▶ **What this task involves**: Answer with the number of lines in the records that contain "furnace" and with nothing else.
Listed records Block Start
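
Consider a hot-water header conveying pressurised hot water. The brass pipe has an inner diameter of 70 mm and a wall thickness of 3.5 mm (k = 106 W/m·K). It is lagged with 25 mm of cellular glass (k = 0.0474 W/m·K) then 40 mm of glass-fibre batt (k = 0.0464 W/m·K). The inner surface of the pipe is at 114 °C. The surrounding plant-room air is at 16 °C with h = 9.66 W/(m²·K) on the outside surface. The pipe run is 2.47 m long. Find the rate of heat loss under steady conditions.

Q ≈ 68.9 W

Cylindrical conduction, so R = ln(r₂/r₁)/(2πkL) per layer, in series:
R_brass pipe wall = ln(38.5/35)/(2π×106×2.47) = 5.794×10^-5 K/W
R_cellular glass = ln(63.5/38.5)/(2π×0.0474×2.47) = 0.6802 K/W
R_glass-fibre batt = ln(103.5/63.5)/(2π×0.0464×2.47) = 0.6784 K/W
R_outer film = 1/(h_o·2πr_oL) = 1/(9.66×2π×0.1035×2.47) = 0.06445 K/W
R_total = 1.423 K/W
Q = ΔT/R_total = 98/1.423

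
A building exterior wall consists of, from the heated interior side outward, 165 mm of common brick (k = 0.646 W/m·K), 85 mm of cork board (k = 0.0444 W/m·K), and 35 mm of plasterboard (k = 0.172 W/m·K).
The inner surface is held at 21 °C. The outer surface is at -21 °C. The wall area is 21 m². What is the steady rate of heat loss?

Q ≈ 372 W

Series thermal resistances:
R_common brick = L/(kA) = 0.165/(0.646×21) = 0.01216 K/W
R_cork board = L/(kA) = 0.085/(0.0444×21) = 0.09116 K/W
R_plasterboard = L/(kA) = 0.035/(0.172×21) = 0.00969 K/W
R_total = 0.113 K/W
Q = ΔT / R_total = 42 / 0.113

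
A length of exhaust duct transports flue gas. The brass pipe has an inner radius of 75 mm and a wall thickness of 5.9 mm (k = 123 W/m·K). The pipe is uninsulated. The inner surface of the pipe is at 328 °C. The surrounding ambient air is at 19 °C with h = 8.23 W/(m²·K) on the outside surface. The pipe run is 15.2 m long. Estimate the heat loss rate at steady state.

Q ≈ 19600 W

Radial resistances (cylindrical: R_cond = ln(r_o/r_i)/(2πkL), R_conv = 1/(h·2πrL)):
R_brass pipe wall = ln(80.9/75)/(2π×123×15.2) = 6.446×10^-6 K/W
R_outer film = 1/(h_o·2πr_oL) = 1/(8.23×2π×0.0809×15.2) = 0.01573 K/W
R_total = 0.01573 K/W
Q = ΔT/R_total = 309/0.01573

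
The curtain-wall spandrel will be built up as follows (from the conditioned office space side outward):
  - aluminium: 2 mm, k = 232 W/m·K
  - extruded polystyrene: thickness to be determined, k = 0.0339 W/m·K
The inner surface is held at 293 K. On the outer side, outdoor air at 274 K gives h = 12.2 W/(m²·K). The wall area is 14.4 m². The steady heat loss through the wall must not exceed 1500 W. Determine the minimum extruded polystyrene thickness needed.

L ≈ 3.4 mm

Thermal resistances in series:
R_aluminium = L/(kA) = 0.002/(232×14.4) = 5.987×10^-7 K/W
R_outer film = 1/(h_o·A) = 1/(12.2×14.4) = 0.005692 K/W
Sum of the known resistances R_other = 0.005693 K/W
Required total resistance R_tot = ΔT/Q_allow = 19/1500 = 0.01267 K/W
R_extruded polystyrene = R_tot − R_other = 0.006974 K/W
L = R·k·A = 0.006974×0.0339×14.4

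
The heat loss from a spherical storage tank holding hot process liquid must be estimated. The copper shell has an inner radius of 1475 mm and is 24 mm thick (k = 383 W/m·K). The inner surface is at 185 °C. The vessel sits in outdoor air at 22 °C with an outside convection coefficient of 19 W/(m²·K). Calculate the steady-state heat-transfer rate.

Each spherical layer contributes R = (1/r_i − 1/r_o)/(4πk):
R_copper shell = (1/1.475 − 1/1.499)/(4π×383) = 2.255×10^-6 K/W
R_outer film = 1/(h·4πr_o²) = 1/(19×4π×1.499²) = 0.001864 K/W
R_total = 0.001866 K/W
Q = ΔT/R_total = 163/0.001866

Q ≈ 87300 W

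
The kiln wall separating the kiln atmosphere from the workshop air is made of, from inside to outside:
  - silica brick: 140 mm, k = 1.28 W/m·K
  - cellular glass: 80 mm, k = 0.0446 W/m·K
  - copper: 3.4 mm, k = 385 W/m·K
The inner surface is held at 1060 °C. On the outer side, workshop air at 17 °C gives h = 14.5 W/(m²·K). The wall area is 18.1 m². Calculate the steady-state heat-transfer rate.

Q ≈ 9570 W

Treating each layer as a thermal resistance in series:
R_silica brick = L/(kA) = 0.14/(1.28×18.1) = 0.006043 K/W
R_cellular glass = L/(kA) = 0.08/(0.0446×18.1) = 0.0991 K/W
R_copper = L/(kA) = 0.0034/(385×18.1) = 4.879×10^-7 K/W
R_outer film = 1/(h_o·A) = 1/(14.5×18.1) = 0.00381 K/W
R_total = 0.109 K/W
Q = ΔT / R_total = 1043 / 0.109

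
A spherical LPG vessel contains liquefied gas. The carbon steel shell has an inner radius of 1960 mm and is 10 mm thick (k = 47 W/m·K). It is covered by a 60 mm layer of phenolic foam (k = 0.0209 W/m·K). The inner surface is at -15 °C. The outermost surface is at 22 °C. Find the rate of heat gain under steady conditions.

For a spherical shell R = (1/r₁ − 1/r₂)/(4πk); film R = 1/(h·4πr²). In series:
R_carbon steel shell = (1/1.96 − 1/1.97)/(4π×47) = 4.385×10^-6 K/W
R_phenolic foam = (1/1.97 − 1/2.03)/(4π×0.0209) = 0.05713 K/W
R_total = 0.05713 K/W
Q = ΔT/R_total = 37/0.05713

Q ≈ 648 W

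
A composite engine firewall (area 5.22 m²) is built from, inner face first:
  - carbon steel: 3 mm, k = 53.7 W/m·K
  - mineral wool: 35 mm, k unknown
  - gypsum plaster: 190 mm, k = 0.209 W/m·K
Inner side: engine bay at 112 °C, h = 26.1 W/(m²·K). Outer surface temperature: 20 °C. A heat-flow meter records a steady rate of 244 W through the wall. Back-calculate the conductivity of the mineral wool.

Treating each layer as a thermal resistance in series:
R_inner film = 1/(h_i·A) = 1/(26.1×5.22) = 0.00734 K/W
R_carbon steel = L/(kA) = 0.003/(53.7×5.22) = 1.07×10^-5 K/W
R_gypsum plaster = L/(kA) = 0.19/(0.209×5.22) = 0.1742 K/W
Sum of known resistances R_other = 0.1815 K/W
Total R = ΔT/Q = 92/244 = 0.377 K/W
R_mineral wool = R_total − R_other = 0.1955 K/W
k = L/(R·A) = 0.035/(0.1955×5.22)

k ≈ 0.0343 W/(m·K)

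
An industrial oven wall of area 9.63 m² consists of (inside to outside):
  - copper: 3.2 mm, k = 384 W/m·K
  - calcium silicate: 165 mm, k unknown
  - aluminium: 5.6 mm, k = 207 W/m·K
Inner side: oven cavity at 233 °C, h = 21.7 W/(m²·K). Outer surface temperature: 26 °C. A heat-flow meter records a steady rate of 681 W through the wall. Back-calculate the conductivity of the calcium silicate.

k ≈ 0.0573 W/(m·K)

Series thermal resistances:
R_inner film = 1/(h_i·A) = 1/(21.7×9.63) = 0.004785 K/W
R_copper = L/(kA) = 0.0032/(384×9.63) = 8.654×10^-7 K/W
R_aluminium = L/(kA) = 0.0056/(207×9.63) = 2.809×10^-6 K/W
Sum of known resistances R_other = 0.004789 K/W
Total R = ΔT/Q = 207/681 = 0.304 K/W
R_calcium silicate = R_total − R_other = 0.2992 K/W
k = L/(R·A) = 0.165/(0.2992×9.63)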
Listed records Block End
Listed records Block Start
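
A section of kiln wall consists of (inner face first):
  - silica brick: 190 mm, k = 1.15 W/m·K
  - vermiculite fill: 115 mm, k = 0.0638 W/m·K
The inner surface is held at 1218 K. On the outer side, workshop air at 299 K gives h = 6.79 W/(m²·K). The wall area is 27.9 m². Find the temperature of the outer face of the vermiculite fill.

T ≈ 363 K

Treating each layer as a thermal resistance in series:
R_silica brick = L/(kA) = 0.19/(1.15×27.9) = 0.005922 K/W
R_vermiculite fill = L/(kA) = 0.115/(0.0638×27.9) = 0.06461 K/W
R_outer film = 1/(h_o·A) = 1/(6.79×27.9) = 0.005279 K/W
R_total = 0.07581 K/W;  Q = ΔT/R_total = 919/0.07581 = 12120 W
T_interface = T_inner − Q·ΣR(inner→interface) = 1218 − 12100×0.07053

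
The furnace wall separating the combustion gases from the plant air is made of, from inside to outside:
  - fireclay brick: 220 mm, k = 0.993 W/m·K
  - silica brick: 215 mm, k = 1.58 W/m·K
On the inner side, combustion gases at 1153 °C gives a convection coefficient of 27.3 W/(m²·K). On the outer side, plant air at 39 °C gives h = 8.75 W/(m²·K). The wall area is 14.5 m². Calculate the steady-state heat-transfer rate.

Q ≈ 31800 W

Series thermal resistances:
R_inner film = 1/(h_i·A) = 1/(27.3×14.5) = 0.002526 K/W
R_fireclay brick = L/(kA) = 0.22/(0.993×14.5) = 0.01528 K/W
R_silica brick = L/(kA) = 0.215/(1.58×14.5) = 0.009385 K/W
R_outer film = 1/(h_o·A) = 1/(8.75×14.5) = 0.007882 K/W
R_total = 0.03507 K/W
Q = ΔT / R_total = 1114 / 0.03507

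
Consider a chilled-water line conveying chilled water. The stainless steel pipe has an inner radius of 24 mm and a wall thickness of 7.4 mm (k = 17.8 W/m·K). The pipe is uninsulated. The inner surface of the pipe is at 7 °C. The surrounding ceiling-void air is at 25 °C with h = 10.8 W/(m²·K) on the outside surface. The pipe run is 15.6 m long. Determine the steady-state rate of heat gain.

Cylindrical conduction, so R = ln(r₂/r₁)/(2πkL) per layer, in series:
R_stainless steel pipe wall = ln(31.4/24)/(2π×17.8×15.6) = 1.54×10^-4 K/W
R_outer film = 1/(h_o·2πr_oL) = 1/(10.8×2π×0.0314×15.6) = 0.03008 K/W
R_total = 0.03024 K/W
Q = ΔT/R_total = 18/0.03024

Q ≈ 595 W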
Listed records Block End
Listed records Block Start
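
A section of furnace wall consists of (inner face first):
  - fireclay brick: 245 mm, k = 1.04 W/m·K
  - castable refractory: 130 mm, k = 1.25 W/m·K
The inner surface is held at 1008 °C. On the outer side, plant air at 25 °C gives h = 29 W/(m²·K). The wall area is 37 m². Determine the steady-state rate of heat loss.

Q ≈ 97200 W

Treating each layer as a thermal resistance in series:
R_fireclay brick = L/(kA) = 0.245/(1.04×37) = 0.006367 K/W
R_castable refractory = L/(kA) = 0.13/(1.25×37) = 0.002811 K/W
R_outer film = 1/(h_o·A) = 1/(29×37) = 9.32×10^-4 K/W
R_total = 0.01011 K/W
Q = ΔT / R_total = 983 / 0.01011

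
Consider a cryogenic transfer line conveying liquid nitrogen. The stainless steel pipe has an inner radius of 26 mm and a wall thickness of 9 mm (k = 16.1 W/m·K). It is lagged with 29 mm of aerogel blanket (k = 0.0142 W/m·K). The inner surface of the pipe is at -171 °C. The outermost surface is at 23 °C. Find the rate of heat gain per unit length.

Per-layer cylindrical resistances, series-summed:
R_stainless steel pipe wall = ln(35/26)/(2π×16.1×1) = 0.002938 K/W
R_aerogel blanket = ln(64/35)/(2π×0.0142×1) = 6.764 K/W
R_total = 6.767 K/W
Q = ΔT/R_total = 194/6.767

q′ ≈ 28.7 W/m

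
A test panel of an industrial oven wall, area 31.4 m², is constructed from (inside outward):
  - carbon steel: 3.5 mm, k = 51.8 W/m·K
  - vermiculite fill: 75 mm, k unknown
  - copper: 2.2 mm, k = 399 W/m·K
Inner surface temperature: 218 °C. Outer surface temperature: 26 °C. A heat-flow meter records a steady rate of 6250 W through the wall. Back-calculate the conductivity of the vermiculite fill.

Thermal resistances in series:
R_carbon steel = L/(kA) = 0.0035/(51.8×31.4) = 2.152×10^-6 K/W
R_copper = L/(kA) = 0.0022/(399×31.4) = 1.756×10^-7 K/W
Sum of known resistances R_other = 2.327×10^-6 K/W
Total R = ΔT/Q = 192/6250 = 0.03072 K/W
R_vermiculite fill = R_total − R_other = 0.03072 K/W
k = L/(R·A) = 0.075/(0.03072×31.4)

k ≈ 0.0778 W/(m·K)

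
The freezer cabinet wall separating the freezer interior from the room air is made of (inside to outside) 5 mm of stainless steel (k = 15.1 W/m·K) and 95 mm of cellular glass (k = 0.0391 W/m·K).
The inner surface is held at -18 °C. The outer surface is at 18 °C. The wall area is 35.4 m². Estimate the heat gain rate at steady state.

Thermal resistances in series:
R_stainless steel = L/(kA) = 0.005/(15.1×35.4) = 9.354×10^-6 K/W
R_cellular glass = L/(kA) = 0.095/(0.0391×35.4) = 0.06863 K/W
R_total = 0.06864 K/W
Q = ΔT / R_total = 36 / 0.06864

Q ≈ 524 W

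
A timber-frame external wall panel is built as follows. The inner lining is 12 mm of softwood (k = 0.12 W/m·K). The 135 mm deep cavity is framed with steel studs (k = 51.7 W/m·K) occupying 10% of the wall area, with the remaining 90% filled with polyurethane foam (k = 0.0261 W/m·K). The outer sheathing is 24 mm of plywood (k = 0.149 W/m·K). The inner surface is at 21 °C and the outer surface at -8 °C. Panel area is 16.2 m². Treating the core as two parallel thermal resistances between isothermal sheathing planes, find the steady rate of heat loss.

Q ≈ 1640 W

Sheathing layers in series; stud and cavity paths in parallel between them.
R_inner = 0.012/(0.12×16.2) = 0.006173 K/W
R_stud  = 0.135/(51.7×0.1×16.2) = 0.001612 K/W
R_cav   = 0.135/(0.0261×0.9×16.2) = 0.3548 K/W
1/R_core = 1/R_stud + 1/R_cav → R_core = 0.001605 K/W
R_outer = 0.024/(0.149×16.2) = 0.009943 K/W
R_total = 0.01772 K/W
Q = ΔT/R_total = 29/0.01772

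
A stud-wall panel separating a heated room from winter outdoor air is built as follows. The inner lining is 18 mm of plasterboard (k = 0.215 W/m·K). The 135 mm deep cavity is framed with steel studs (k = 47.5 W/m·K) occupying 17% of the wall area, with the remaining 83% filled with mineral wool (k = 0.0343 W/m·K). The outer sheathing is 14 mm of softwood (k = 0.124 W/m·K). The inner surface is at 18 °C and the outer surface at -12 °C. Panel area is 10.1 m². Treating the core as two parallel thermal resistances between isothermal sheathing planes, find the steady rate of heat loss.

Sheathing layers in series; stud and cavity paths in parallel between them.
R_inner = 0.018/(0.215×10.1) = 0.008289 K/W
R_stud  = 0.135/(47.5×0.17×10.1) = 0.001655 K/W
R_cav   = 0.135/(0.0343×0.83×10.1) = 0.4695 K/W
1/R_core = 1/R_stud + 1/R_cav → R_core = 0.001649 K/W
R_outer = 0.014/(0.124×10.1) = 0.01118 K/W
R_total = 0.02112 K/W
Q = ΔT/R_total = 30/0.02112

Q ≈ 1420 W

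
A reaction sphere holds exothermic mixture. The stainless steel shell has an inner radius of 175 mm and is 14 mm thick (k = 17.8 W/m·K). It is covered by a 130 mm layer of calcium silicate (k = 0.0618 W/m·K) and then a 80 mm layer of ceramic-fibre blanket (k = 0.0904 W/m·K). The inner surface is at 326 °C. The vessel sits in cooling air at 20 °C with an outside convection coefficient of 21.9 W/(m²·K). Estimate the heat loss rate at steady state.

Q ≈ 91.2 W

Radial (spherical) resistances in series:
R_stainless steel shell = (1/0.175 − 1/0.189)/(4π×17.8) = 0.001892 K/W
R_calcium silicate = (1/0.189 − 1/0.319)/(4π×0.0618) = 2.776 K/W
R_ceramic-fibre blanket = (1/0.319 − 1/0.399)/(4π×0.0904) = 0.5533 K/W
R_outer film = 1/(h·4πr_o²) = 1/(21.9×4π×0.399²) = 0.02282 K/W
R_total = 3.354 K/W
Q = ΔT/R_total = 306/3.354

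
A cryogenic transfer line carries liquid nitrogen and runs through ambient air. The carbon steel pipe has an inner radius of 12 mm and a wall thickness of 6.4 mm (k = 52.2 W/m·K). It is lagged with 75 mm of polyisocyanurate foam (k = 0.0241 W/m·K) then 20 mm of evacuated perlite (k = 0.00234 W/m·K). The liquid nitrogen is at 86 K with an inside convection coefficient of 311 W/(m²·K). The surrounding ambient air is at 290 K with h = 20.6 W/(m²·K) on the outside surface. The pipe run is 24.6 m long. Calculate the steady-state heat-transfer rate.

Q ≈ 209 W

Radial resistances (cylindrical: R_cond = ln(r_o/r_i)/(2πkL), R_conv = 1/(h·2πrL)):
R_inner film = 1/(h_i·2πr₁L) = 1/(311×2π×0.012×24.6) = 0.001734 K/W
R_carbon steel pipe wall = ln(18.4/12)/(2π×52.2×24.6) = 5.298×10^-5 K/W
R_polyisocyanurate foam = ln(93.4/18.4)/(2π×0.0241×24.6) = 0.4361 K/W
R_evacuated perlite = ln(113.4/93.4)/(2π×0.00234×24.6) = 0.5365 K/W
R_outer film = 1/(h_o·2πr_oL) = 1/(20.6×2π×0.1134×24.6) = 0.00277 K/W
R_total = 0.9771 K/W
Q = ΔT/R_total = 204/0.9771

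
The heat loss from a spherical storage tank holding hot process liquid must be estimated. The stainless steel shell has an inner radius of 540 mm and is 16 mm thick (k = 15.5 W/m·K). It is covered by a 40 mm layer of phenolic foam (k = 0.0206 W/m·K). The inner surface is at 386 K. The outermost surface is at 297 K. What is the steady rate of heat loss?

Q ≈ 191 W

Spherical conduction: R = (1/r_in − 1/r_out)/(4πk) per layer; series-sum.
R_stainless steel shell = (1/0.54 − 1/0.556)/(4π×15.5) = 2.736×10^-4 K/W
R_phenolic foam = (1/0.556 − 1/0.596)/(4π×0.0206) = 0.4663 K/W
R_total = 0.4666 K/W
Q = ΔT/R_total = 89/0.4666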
Listed records Block End
▶ **Response to this task**: 2